[Stored data]

*** Block opens ***

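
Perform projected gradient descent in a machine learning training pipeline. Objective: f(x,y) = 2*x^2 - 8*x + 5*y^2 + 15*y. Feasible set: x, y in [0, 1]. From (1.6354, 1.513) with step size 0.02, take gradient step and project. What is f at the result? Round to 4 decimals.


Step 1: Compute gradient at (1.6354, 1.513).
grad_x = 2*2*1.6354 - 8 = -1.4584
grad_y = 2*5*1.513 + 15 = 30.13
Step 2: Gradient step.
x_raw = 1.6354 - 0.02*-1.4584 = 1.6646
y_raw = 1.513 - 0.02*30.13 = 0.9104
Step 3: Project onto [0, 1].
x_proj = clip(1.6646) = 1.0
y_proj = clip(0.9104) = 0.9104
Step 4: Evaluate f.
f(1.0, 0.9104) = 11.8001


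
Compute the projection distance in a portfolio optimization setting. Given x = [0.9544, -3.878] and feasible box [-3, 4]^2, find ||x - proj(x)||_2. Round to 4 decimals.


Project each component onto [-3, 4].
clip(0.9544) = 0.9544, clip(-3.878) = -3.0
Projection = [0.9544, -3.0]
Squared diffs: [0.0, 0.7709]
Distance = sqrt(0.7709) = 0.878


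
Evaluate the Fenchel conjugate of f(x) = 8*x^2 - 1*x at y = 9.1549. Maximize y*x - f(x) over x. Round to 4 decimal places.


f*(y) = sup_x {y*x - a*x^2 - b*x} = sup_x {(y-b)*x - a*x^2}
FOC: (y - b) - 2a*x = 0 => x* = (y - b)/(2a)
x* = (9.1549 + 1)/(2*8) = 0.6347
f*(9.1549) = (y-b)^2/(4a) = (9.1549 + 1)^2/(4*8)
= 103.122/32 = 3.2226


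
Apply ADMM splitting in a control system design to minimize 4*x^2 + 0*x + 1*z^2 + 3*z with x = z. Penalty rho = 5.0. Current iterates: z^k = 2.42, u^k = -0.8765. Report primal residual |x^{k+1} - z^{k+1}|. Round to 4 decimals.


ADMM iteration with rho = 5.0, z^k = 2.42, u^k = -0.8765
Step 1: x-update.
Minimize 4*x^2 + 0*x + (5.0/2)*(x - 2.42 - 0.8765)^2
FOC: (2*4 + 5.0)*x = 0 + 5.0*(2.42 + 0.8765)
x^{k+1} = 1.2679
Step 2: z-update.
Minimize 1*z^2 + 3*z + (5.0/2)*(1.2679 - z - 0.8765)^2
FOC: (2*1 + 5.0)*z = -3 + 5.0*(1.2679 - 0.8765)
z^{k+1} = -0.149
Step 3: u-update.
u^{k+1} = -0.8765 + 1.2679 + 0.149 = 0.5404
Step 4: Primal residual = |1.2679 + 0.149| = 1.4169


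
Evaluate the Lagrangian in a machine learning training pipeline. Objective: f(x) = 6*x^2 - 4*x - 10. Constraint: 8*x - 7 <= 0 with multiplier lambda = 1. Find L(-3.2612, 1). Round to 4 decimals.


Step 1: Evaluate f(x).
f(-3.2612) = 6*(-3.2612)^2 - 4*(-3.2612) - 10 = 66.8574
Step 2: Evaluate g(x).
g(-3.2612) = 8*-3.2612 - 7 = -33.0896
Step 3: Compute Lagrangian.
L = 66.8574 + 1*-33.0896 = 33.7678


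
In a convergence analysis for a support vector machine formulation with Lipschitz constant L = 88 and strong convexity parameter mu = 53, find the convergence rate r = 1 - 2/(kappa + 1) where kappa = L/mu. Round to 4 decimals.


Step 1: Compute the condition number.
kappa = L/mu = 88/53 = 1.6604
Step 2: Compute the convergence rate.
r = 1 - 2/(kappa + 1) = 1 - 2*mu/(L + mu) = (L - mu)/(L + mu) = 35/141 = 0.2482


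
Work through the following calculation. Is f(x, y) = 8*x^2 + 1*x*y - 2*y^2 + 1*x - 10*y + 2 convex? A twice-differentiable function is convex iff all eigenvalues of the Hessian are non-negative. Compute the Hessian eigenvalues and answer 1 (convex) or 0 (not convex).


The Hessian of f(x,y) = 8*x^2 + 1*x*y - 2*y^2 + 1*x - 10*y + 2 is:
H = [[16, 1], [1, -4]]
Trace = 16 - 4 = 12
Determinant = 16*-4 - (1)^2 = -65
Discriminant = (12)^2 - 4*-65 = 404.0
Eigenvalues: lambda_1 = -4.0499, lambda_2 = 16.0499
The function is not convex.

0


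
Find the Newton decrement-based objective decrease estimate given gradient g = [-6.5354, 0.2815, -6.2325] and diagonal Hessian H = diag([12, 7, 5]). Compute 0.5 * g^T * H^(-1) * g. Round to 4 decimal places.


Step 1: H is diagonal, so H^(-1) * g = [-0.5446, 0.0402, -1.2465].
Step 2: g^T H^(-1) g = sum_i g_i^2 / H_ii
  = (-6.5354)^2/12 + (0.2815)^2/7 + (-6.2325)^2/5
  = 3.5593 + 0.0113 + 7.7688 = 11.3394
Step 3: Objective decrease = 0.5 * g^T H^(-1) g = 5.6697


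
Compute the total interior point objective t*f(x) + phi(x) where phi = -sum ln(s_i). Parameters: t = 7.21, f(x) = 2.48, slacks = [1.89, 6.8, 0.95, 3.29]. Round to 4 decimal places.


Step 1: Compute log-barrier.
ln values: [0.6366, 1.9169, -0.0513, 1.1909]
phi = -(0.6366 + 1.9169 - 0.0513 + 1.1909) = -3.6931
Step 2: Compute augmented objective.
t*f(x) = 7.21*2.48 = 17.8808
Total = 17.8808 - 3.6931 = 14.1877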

*** Block closes ***

- _What you will do_
Retype every entry without changing anything.

- _Your response_
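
Perform projected gradient descent in a machine learning training pipeline. Objective: f(x,y) = 2*x^2 - 8*x + 5*y^2 + 15*y. Feasible set: x, y in [0, 1]. From (1.6354, 1.513) with step size 0.02, take gradient step and project. What is f at the result? Round to 4 decimals.


Step 1: Compute gradient at (1.6354, 1.513).
grad_x = 2*2*1.6354 - 8 = -1.4584
grad_y = 2*5*1.513 + 15 = 30.13
Step 2: Gradient step.
x_raw = 1.6354 - 0.02*-1.4584 = 1.6646
y_raw = 1.513 - 0.02*30.13 = 0.9104
Step 3: Project onto [0, 1].
x_proj = clip(1.6646) = 1.0
y_proj = clip(0.9104) = 0.9104
Step 4: Evaluate f.
f(1.0, 0.9104) = 11.8001


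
Compute the projection distance in a portfolio optimization setting. Given x = [0.9544, -3.878] and feasible box [-3, 4]^2, find ||x - proj(x)||_2. Round to 4 decimals.


Project each component onto [-3, 4].
clip(0.9544) = 0.9544, clip(-3.878) = -3.0
Projection = [0.9544, -3.0]
Squared diffs: [0.0, 0.7709]
Distance = sqrt(0.7709) = 0.878


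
Evaluate the Fenchel conjugate of f(x) = 8*x^2 - 1*x at y = 9.1549. Maximize y*x - f(x) over x. Round to 4 decimal places.


f*(y) = sup_x {y*x - a*x^2 - b*x} = sup_x {(y-b)*x - a*x^2}
FOC: (y - b) - 2a*x = 0 => x* = (y - b)/(2a)
x* = (9.1549 + 1)/(2*8) = 0.6347
f*(9.1549) = (y-b)^2/(4a) = (9.1549 + 1)^2/(4*8)
= 103.122/32 = 3.2226


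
Apply ADMM splitting in a control system design to minimize 4*x^2 + 0*x + 1*z^2 + 3*z with x = z. Penalty rho = 5.0. Current iterates: z^k = 2.42, u^k = -0.8765. Report primal residual |x^{k+1} - z^{k+1}|. Round to 4 decimals.


ADMM iteration with rho = 5.0, z^k = 2.42, u^k = -0.8765
Step 1: x-update.
Minimize 4*x^2 + 0*x + (5.0/2)*(x - 2.42 - 0.8765)^2
FOC: (2*4 + 5.0)*x = 0 + 5.0*(2.42 + 0.8765)
x^{k+1} = 1.2679
Step 2: z-update.
Minimize 1*z^2 + 3*z + (5.0/2)*(1.2679 - z - 0.8765)^2
FOC: (2*1 + 5.0)*z = -3 + 5.0*(1.2679 - 0.8765)
z^{k+1} = -0.149
Step 3: u-update.
u^{k+1} = -0.8765 + 1.2679 + 0.149 = 0.5404
Step 4: Primal residual = |1.2679 + 0.149| = 1.4169


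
Evaluate the Lagrangian in a machine learning training pipeline. Objective: f(x) = 6*x^2 - 4*x - 10. Constraint: 8*x - 7 <= 0 with multiplier lambda = 1. Find L(-3.2612, 1). Round to 4 decimals.


Step 1: Evaluate f(x).
f(-3.2612) = 6*(-3.2612)^2 - 4*(-3.2612) - 10 = 66.8574
Step 2: Evaluate g(x).
g(-3.2612) = 8*-3.2612 - 7 = -33.0896
Step 3: Compute Lagrangian.
L = 66.8574 + 1*-33.0896 = 33.7678


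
In a convergence analysis for a support vector machine formulation with Lipschitz constant L = 88 and strong convexity parameter mu = 53, find the convergence rate r = 1 - 2/(kappa + 1) where kappa = L/mu. Round to 4 decimals.


Step 1: Compute the condition number.
kappa = L/mu = 88/53 = 1.6604
Step 2: Compute the convergence rate.
r = 1 - 2/(kappa + 1) = 1 - 2*mu/(L + mu) = (L - mu)/(L + mu) = 35/141 = 0.2482


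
Work through the following calculation. Is f(x, y) = 8*x^2 + 1*x*y - 2*y^2 + 1*x - 10*y + 2 convex? A twice-differentiable function is convex iff all eigenvalues of the Hessian are non-negative. Compute the Hessian eigenvalues and answer 1 (convex) or 0 (not convex).


The Hessian of f(x,y) = 8*x^2 + 1*x*y - 2*y^2 + 1*x - 10*y + 2 is:
H = [[16, 1], [1, -4]]
Trace = 16 - 4 = 12
Determinant = 16*-4 - (1)^2 = -65
Discriminant = (12)^2 - 4*-65 = 404.0
Eigenvalues: lambda_1 = -4.0499, lambda_2 = 16.0499
The function is not convex.

0


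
Find the Newton decrement-based objective decrease estimate given gradient g = [-6.5354, 0.2815, -6.2325] and diagonal Hessian H = diag([12, 7, 5]). Compute 0.5 * g^T * H^(-1) * g. Round to 4 decimal places.


Step 1: H is diagonal, so H^(-1) * g = [-0.5446, 0.0402, -1.2465].
Step 2: g^T H^(-1) g = sum_i g_i^2 / H_ii
  = (-6.5354)^2/12 + (0.2815)^2/7 + (-6.2325)^2/5
  = 3.5593 + 0.0113 + 7.7688 = 11.3394
Step 3: Objective decrease = 0.5 * g^T H^(-1) g = 5.6697


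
Compute the total interior point objective t*f(x) + phi(x) where phi = -sum ln(s_i). Parameters: t = 7.21, f(x) = 2.48, slacks = [1.89, 6.8, 0.95, 3.29]. Round to 4 decimal places.


Step 1: Compute log-barrier.
ln values: [0.6366, 1.9169, -0.0513, 1.1909]
phi = -(0.6366 + 1.9169 - 0.0513 + 1.1909) = -3.6931
Step 2: Compute augmented objective.
t*f(x) = 7.21*2.48 = 17.8808
Total = 17.8808 - 3.6931 = 14.1877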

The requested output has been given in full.